(Collected data entries)
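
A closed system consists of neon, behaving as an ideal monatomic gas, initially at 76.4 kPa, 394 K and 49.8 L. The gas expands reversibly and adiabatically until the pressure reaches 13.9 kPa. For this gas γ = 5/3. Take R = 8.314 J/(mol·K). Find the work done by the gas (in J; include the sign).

n = P₁V₁/(RT₁) = 76.4×49.8/(8.314×394) = 1.16 mol.
Adiabatic: T₂/T₁ = (P₂/P₁)^((γ−1)/γ) ⇒ T₂ = 394×(0.182)^0.400 = 199 K; V₂ = 138 L.
ΔU = nCvΔT = 1.16×12.5×(199−394) = -2820 J.
Q = 0 for an adiabatic process, so W = −ΔU = 2820 J.

2820 J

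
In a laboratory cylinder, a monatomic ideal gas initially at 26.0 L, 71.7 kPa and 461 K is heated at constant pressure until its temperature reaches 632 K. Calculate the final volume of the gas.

35.6 L

Isobaric: P stays 71.7 kPa; V/T = const ⇒ T₂ = 632 K, V₂ = 35.6 L.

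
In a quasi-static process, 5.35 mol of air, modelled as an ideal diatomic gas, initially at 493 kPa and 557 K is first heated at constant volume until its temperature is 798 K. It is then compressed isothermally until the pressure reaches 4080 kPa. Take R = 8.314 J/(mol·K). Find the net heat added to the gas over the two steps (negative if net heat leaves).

V₁ = nRT₁/P₁ = 5.35×8.314×557/493 = 50.3 L.
Step 1 — Isochoric: V stays 50.3 L; P/T = const ⇒ T₂ = 798 K, P₂ = 706 kPa.
W = 0 (no volume change).
ΔU = nCvΔT = 5.35×20.8×(798−557) = 26800 J.
Q = ΔU = 26800 J.
State after step 1: P = 706 kPa, V = 50.3 L, T = 798 K.
Step 2 — Isothermal: T stays 798 K; PV = const ⇒ V₂ = 8.70 L, P₂ = 4080 kPa.
ΔU = 0 (ideal gas, T constant).
W = nRT ln(V₂/V₁) = 5.35×8.314×798×ln(0.173) = -62300 J.
Q = ΔU + W = -62300 J.
Net over both steps: W = -62300 J, Q = -35500 J, ΔU = 26800 J.

-35500 J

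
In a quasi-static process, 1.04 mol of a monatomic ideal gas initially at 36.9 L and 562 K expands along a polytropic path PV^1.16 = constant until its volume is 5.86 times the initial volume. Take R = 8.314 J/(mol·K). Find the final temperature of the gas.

P₁ = nRT₁/V₁ = 1.04×8.314×562/36.9 = 132 kPa.
Polytropic n=1.16: T₂ = T₁(V₁/V₂)^(n−1) = 562×(0.171)^0.16 = 424 K; P₂ = P₁(V₁/V₂)^n = 16.9 kPa.

424 K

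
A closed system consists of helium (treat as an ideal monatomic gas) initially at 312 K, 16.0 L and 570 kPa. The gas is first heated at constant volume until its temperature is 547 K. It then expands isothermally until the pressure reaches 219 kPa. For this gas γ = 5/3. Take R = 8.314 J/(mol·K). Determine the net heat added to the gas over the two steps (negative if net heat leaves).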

- [TASK GOAL] Your output should be an exact copy of the lines from the one containing "In a quasi-static process, 1.04" through the last line of the data above.

- [WRITTEN ANSWER]
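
In a quasi-static process, 1.04 mol of a monatomic ideal gas initially at 36.9 L and 562 K expands along a polytropic path PV^1.16 = constant until its volume is 5.86 times the initial volume. Take R = 8.314 J/(mol·K). Find the final temperature of the gas.

P₁ = nRT₁/V₁ = 1.04×8.314×562/36.9 = 132 kPa.
Polytropic n=1.16: T₂ = T₁(V₁/V₂)^(n−1) = 562×(0.171)^0.16 = 424 K; P₂ = P₁(V₁/V₂)^n = 16.9 kPa.

424 K

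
A closed system consists of helium (treat as an ideal monatomic gas) initially at 312 K, 16.0 L and 570 kPa. The gas is first heated at constant volume until its temperature is 547 K. It then expands isothermally until the pressure reaches 219 kPa. For this gas γ = 5/3. Take R = 8.314 J/(mol·K). Determine the net heat added to the gas over the two steps (negative if net heat leaves).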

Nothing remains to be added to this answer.